_Information provided_
↓↓↓
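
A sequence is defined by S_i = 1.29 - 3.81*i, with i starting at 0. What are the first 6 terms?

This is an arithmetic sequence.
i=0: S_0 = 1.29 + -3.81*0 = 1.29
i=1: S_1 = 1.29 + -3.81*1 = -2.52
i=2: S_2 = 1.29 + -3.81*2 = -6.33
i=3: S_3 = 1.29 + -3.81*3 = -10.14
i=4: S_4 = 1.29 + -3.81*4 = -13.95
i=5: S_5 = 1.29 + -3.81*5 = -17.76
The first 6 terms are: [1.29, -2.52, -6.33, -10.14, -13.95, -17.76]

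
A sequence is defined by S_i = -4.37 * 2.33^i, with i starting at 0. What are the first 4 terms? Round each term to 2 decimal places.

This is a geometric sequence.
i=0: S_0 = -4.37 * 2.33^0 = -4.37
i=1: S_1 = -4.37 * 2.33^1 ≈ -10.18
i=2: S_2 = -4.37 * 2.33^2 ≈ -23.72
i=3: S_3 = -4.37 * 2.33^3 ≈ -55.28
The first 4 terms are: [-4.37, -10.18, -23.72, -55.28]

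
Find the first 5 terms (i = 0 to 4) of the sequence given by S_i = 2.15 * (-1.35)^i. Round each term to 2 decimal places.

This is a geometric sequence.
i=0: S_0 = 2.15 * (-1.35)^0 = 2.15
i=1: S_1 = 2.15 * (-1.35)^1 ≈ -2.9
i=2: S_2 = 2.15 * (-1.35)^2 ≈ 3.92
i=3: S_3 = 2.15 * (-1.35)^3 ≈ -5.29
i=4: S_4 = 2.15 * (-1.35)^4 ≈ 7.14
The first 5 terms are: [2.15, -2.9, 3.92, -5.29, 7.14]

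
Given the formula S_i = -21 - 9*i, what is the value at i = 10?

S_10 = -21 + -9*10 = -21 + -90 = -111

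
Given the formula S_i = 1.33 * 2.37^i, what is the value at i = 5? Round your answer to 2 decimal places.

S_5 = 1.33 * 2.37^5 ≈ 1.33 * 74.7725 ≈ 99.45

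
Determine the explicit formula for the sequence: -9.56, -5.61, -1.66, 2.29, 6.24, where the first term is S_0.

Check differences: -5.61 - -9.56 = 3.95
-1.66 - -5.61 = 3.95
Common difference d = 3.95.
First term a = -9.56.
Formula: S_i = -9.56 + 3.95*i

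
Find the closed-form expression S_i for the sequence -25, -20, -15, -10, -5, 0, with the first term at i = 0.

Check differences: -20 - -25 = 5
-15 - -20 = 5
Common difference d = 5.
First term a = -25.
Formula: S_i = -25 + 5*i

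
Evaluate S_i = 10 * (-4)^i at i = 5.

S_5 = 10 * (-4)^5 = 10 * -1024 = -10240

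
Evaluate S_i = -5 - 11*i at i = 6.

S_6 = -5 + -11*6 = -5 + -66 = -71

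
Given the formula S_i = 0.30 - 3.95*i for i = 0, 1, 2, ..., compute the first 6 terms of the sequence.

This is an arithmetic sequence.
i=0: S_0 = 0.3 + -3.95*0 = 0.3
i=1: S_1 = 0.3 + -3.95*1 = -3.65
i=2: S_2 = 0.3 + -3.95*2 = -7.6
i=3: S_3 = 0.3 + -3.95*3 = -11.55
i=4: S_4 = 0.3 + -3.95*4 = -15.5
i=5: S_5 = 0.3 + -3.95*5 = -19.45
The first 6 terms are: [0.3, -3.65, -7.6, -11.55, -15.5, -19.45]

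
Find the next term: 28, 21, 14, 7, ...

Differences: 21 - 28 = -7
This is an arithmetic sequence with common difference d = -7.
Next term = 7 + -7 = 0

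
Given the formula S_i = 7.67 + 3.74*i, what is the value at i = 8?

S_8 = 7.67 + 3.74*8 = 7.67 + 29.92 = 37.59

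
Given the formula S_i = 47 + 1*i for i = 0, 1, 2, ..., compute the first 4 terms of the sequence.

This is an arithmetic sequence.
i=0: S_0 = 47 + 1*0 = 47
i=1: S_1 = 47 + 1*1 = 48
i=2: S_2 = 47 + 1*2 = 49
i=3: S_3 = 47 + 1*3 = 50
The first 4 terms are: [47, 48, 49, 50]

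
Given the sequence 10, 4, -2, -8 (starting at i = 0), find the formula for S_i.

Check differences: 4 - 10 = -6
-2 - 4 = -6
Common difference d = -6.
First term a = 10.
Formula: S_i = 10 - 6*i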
↑↑↑
_Problem requirements_
Set down every line of the listing again, exactly.

_Solution for this task_
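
A sequence is defined by S_i = 1.29 - 3.81*i, with i starting at 0. What are the first 6 terms?

This is an arithmetic sequence.
i=0: S_0 = 1.29 + -3.81*0 = 1.29
i=1: S_1 = 1.29 + -3.81*1 = -2.52
i=2: S_2 = 1.29 + -3.81*2 = -6.33
i=3: S_3 = 1.29 + -3.81*3 = -10.14
i=4: S_4 = 1.29 + -3.81*4 = -13.95
i=5: S_5 = 1.29 + -3.81*5 = -17.76
The first 6 terms are: [1.29, -2.52, -6.33, -10.14, -13.95, -17.76]

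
A sequence is defined by S_i = -4.37 * 2.33^i, with i starting at 0. What are the first 4 terms? Round each term to 2 decimal places.

This is a geometric sequence.
i=0: S_0 = -4.37 * 2.33^0 = -4.37
i=1: S_1 = -4.37 * 2.33^1 ≈ -10.18
i=2: S_2 = -4.37 * 2.33^2 ≈ -23.72
i=3: S_3 = -4.37 * 2.33^3 ≈ -55.28
The first 4 terms are: [-4.37, -10.18, -23.72, -55.28]

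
Find the first 5 terms (i = 0 to 4) of the sequence given by S_i = 2.15 * (-1.35)^i. Round each term to 2 decimal places.

This is a geometric sequence.
i=0: S_0 = 2.15 * (-1.35)^0 = 2.15
i=1: S_1 = 2.15 * (-1.35)^1 ≈ -2.9
i=2: S_2 = 2.15 * (-1.35)^2 ≈ 3.92
i=3: S_3 = 2.15 * (-1.35)^3 ≈ -5.29
i=4: S_4 = 2.15 * (-1.35)^4 ≈ 7.14
The first 5 terms are: [2.15, -2.9, 3.92, -5.29, 7.14]

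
Given the formula S_i = -21 - 9*i, what is the value at i = 10?

S_10 = -21 + -9*10 = -21 + -90 = -111

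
Given the formula S_i = 1.33 * 2.37^i, what is the value at i = 5? Round your answer to 2 decimal places.

S_5 = 1.33 * 2.37^5 ≈ 1.33 * 74.7725 ≈ 99.45

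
Determine the explicit formula for the sequence: -9.56, -5.61, -1.66, 2.29, 6.24, where the first term is S_0.

Check differences: -5.61 - -9.56 = 3.95
-1.66 - -5.61 = 3.95
Common difference d = 3.95.
First term a = -9.56.
Formula: S_i = -9.56 + 3.95*i

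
Find the closed-form expression S_i for the sequence -25, -20, -15, -10, -5, 0, with the first term at i = 0.

Check differences: -20 - -25 = 5
-15 - -20 = 5
Common difference d = 5.
First term a = -25.
Formula: S_i = -25 + 5*i

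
Evaluate S_i = 10 * (-4)^i at i = 5.

S_5 = 10 * (-4)^5 = 10 * -1024 = -10240

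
Evaluate S_i = -5 - 11*i at i = 6.

S_6 = -5 + -11*6 = -5 + -66 = -71

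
Given the formula S_i = 0.30 - 3.95*i for i = 0, 1, 2, ..., compute the first 6 terms of the sequence.

This is an arithmetic sequence.
i=0: S_0 = 0.3 + -3.95*0 = 0.3
i=1: S_1 = 0.3 + -3.95*1 = -3.65
i=2: S_2 = 0.3 + -3.95*2 = -7.6
i=3: S_3 = 0.3 + -3.95*3 = -11.55
i=4: S_4 = 0.3 + -3.95*4 = -15.5
i=5: S_5 = 0.3 + -3.95*5 = -19.45
The first 6 terms are: [0.3, -3.65, -7.6, -11.55, -15.5, -19.45]

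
Find the next term: 28, 21, 14, 7, ...

Differences: 21 - 28 = -7
This is an arithmetic sequence with common difference d = -7.
Next term = 7 + -7 = 0

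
Given the formula S_i = 7.67 + 3.74*i, what is the value at i = 8?

S_8 = 7.67 + 3.74*8 = 7.67 + 29.92 = 37.59

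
Given the formula S_i = 47 + 1*i for i = 0, 1, 2, ..., compute the first 4 terms of the sequence.

This is an arithmetic sequence.
i=0: S_0 = 47 + 1*0 = 47
i=1: S_1 = 47 + 1*1 = 48
i=2: S_2 = 47 + 1*2 = 49
i=3: S_3 = 47 + 1*3 = 50
The first 4 terms are: [47, 48, 49, 50]

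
Given the sequence 10, 4, -2, -8 (starting at i = 0), find the formula for S_i.

Check differences: 4 - 10 = -6
-2 - 4 = -6
Common difference d = -6.
First term a = 10.
Formula: S_i = 10 - 6*i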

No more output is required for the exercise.